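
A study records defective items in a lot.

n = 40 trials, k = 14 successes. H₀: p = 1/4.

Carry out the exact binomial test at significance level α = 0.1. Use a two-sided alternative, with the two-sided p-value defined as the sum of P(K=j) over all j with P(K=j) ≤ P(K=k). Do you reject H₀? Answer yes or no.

reject H₀: no

Exact binomial: n=40, k=14, p₀=1/4=0.2500
P(X=j) = C(n,j)·p₀^j·(1−p₀)^(n−j); p = Σ P(X=j) over j with P(X=j) ≤ P(X=14)
p-value (two-sided) = 0.14651
At α=0.1: p ≥ α → fail to reject H₀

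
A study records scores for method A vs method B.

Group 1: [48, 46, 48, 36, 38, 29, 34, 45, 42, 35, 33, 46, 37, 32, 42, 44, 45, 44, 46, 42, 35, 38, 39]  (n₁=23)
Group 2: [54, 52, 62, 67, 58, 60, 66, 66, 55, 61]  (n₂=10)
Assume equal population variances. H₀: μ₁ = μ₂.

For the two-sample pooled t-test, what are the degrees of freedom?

df = n₁ + n₂ − 2 = 23 + 10 − 2 = 31

degrees of freedom = 31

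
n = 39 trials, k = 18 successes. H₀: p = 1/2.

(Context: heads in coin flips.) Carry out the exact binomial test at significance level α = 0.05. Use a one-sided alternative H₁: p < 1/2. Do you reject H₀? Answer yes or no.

Exact binomial: n=39, k=18, p₀=1/2=0.5000
P(X≤18) from Σ C(n,i)·p₀^i·(1−p₀)^(n−i)
p-value (one-sided, H₁ less) = 0.37463
At α=0.05: p ≥ α → fail to reject H₀

reject H₀: no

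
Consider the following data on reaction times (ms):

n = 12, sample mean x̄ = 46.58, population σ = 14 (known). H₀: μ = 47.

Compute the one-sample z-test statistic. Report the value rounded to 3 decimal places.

SE = σ/√n = 14/√12 = 4.0415
z = (x̄−μ₀)/SE = (46.58−47)/4.0415 = -0.1039

test statistic = -0.104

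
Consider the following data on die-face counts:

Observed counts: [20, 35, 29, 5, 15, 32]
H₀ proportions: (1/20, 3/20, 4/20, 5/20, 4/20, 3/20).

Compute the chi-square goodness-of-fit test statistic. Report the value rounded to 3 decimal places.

test statistic = 72.995

n = 136; E_i = n·p_i = [6.80, 20.40, 27.20, 34.00, 27.20, 20.40]
χ² = (20−6.80)²/6.80 + (35−20.40)²/20.40 + (29−27.20)²/27.20 + (5−34.00)²/34.00 + (15−27.20)²/27.20 + (32−20.40)²/20.40 = 72.9951
df = 5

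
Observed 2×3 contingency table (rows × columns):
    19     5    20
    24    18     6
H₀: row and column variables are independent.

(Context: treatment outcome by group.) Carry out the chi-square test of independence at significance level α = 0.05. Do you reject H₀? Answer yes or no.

reject H₀: yes

Row totals [44, 48], col totals [43, 23, 26], n=92
χ² = (19−20.57)²/20.57 + (5−11.00)²/11.00 + (20−12.43)²/12.43 + (24−22.43)²/22.43 + (18−12.00)²/12.00 + (6−13.57)²/13.57 = 15.3227
df = 2
p-value (upper-tail) = 0.00047
At α=0.05: p < α → reject H₀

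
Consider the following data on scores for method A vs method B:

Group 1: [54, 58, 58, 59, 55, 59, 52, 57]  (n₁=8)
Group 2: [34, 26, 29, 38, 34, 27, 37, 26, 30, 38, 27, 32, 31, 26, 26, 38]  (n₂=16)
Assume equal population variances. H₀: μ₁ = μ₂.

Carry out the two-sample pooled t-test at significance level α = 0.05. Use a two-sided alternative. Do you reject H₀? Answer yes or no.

x̄₁=56.500, s₁=2.563, n₁=8
x̄₂=31.188, s₂=4.750, n₂=16
s_p² = [7·2.563² + 15·4.750²]/22 = 17.4744
SE = √(s_p²·(1/8+1/16)) = 1.8101
t = (56.500−31.188)/1.8101 = 13.9840
df = 22
p-value (two-sided) = 0.00000
At α=0.05: p < α → reject H₀

reject H₀: yes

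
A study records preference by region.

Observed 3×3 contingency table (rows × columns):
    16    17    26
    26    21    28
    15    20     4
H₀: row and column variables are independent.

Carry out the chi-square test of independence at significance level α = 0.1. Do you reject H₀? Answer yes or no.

reject H₀: yes

Row totals [59, 75, 39], col totals [57, 58, 58], n=173
χ² = (16−19.44)²/19.44 + (17−19.78)²/19.78 + (26−19.78)²/19.78 + (26−24.71)²/24.71 + (21−25.14)²/25.14 + (28−25.14)²/25.14 + (15−12.85)²/12.85 + (20−13.08)²/13.08 + (4−13.08)²/13.08 = 14.3559
df = 4
p-value (upper-tail) = 0.00624
At α=0.1: p < α → reject H₀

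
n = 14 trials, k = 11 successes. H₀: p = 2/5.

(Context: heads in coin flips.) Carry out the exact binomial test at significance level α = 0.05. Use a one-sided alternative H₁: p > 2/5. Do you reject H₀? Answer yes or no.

Exact binomial: n=14, k=11, p₀=2/5=0.4000
P(X≥11) from Σ C(n,i)·p₀^i·(1−p₀)^(n−i)
p-value (one-sided, H₁ greater) = 0.00391
At α=0.05: p < α → reject H₀

reject H₀: yes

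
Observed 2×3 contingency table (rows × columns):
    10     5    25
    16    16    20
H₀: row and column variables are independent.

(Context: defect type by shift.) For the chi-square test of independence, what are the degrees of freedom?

df = (r−1)(c−1) = (2−1)·(3−1) = 2

degrees of freedom = 2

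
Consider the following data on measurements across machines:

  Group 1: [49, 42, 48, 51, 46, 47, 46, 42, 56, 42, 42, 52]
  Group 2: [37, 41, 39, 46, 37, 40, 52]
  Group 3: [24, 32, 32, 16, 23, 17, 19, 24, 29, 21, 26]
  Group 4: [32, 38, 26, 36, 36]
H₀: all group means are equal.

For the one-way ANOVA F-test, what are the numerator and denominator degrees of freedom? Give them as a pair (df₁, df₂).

degrees of freedom = [3, 31]

k = 4 groups, N = 35 total
df = (k−1, N−k) = (4−1, 35−4) = (3, 31)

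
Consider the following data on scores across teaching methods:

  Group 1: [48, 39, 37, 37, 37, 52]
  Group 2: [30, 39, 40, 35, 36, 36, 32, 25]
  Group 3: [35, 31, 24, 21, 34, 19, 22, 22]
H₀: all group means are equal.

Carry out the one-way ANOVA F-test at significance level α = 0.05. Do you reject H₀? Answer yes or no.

reject H₀: yes

Group means [41.67, 34.12, 26.00], grand mean 33.227
SSB = Σnᵢ(x̄ᵢ−x̄)² = 851.655; SSW = ΣΣ(x−x̄ᵢ)² = 670.208
MSB = 851.655/2 = 425.8277; MSW = 670.208/19 = 35.2741
F = MSB/MSW = 12.0720
df = (2, 19)
p-value (upper-tail) = 0.00041
At α=0.05: p < α → reject H₀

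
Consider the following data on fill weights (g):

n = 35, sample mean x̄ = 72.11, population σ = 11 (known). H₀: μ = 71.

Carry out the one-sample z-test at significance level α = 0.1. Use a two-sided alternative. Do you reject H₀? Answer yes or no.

reject H₀: no

SE = σ/√n = 11/√35 = 1.8593
z = (x̄−μ₀)/SE = (72.11−71)/1.8593 = 0.5970
p-value (two-sided) = 0.55052
At α=0.1: p ≥ α → fail to reject H₀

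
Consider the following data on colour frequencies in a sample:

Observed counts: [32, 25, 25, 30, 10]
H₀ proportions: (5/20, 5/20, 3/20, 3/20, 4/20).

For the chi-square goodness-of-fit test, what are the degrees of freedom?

df = k − 1 = 5 − 1 = 4

degrees of freedom = 4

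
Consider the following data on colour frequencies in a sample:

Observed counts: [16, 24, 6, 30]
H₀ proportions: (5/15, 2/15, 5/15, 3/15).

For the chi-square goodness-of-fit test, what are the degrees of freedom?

df = k − 1 = 4 − 1 = 3

degrees of freedom = 3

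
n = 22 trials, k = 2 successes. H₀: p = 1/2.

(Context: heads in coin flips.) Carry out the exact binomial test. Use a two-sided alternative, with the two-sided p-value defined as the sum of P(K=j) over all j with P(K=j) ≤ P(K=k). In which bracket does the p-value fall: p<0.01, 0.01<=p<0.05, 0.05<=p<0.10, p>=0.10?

Exact binomial: n=22, k=2, p₀=1/2=0.5000
P(X=j) = C(n,j)·p₀^j·(1−p₀)^(n−j); p = Σ P(X=j) over j with P(X=j) ≤ P(X=2)
p-value (two-sided) = 0.00012
→ bracket: p<0.01

p-value bracket: p<0.01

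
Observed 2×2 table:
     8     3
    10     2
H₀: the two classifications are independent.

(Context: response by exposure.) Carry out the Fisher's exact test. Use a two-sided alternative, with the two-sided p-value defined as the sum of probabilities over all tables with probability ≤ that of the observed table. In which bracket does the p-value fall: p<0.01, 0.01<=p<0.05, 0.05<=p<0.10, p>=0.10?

Margins: r₁=11, r₂=12, c₁=18, c₂=5, n=23
p_obs = C(11,8)·C(12,10)/C(23,18); sum pmf over tables with pmf ≤ p_obs
p-value (two-sided) = 0.64041
→ bracket: p>=0.10

p-value bracket: p>=0.10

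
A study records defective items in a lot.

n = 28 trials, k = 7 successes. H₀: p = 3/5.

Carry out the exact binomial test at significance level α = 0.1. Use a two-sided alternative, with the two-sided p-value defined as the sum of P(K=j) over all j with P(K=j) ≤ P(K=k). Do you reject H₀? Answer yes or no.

Exact binomial: n=28, k=7, p₀=3/5=0.6000
P(X=j) = C(n,j)·p₀^j·(1−p₀)^(n−j); p = Σ P(X=j) over j with P(X=j) ≤ P(X=7)
p-value (two-sided) = 0.00030
At α=0.1: p < α → reject H₀

reject H₀: yes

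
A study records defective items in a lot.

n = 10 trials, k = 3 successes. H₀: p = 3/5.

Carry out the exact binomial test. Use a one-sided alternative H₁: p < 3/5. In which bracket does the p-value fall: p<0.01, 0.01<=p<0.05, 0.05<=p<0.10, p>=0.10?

Exact binomial: n=10, k=3, p₀=3/5=0.6000
P(X≤3) from Σ C(n,i)·p₀^i·(1−p₀)^(n−i)
p-value (one-sided, H₁ less) = 0.05476
→ bracket: 0.05<=p<0.10

p-value bracket: 0.05<=p<0.10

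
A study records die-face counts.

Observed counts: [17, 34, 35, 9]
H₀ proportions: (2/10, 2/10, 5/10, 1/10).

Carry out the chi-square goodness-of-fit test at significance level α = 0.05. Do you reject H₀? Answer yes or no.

reject H₀: yes

n = 95; E_i = n·p_i = [19.00, 19.00, 47.50, 9.50]
χ² = (17−19.00)²/19.00 + (34−19.00)²/19.00 + (35−47.50)²/47.50 + (9−9.50)²/9.50 = 15.3684
df = 3
p-value (upper-tail) = 0.00153
At α=0.05: p < α → reject H₀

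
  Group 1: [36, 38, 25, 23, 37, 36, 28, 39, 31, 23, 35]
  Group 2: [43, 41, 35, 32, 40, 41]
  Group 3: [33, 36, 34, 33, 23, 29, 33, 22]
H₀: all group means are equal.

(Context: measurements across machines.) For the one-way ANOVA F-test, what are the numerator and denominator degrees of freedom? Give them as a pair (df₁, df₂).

degrees of freedom = [2, 22]

k = 3 groups, N = 25 total
df = (k−1, N−k) = (3−1, 25−3) = (2, 22)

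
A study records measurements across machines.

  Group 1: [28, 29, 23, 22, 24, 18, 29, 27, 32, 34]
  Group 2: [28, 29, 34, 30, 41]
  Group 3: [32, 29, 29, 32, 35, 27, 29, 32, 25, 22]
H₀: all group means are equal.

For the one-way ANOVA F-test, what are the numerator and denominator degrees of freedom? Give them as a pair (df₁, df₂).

degrees of freedom = [2, 22]

k = 3 groups, N = 25 total
df = (k−1, N−k) = (3−1, 25−3) = (2, 22)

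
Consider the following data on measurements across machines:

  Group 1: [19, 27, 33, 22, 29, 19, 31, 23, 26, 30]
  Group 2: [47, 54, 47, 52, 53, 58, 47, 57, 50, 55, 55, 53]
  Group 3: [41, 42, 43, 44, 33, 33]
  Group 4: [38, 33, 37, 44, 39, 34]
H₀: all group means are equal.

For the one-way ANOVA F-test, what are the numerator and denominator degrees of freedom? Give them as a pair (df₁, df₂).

k = 4 groups, N = 34 total
df = (k−1, N−k) = (4−1, 34−4) = (3, 30)

degrees of freedom = [3, 30]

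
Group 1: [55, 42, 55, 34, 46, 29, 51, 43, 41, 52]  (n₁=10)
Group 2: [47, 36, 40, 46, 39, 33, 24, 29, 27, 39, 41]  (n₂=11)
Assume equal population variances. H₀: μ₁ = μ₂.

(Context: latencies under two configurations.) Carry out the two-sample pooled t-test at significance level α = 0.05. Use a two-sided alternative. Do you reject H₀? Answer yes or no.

reject H₀: yes

x̄₁=44.800, s₁=8.766, n₁=10
x̄₂=36.455, s₂=7.488, n₂=11
s_p² = [9·8.766² + 10·7.488²]/19 = 65.9120
SE = √(s_p²·(1/10+1/11)) = 3.5473
t = (44.800−36.455)/3.5473 = 2.3526
df = 19
p-value (two-sided) = 0.02957
At α=0.05: p < α → reject H₀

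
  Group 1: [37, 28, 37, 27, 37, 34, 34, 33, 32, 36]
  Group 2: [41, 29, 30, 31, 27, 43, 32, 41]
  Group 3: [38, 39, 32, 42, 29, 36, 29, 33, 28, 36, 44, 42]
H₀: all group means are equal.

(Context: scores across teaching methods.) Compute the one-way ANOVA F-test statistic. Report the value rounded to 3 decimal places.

Group means [33.50, 34.25, 35.67], grand mean 34.567
SSB = Σnᵢ(x̄ᵢ−x̄)² = 26.700; SSW = ΣΣ(x−x̄ᵢ)² = 734.667
MSB = 26.700/2 = 13.3500; MSW = 734.667/27 = 27.2099
F = MSB/MSW = 0.4906
df = (2, 27)

test statistic = 0.491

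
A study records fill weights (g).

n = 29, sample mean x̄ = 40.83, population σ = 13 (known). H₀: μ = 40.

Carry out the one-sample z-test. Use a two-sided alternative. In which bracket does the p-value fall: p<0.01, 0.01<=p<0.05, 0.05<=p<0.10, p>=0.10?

p-value bracket: p>=0.10

SE = σ/√n = 13/√29 = 2.4140
z = (x̄−μ₀)/SE = (40.83−40)/2.4140 = 0.3438
p-value (two-sided) = 0.73098
→ bracket: p>=0.10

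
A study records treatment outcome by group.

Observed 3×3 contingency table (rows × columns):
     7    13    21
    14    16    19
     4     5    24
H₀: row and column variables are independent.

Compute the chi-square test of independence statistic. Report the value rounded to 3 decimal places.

test statistic = 9.875

Row totals [41, 49, 33], col totals [25, 34, 64], n=123
χ² = (7−8.33)²/8.33 + (13−11.33)²/11.33 + (21−21.33)²/21.33 + (14−9.96)²/9.96 + (16−13.54)²/13.54 + (19−25.50)²/25.50 + (4−6.71)²/6.71 + (5−9.12)²/9.12 + (24−17.17)²/17.17 = 9.8747
df = 4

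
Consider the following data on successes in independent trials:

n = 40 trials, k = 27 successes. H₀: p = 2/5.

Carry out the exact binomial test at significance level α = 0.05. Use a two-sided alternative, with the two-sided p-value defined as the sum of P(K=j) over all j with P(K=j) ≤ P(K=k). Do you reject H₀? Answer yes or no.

reject H₀: yes

Exact binomial: n=40, k=27, p₀=2/5=0.4000
P(X=j) = C(n,j)·p₀^j·(1−p₀)^(n−j); p = Σ P(X=j) over j with P(X=j) ≤ P(X=27)
p-value (two-sided) = 0.00055
At α=0.05: p < α → reject H₀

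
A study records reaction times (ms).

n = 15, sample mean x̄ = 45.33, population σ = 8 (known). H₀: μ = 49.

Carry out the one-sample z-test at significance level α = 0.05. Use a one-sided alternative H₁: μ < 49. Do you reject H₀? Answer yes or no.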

INSTRUCTIONS FOR THE TASK:
Within the material above, extract exactly the lines that start at the line containing "(Context: defect type" and stop after the line containing "Group 3: [35, 31, 24, 21, 34, 19, 22, 22]", and only those.

ANSWER BELOW:
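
(Context: defect type by shift.) For the chi-square test of independence, what are the degrees of freedom?

df = (r−1)(c−1) = (2−1)·(3−1) = 2

degrees of freedom = 2

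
Consider the following data on measurements across machines:

  Group 1: [49, 42, 48, 51, 46, 47, 46, 42, 56, 42, 42, 52]
  Group 2: [37, 41, 39, 46, 37, 40, 52]
  Group 3: [24, 32, 32, 16, 23, 17, 19, 24, 29, 21, 26]
  Group 4: [32, 38, 26, 36, 36]
H₀: all group means are equal.

For the one-way ANOVA F-test, what are the numerator and denominator degrees of freedom? Give them as a pair (df₁, df₂).

degrees of freedom = [3, 31]

k = 4 groups, N = 35 total
df = (k−1, N−k) = (4−1, 35−4) = (3, 31)

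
Consider the following data on scores across teaching methods:

  Group 1: [48, 39, 37, 37, 37, 52]
  Group 2: [30, 39, 40, 35, 36, 36, 32, 25]
  Group 3: [35, 31, 24, 21, 34, 19, 22, 22]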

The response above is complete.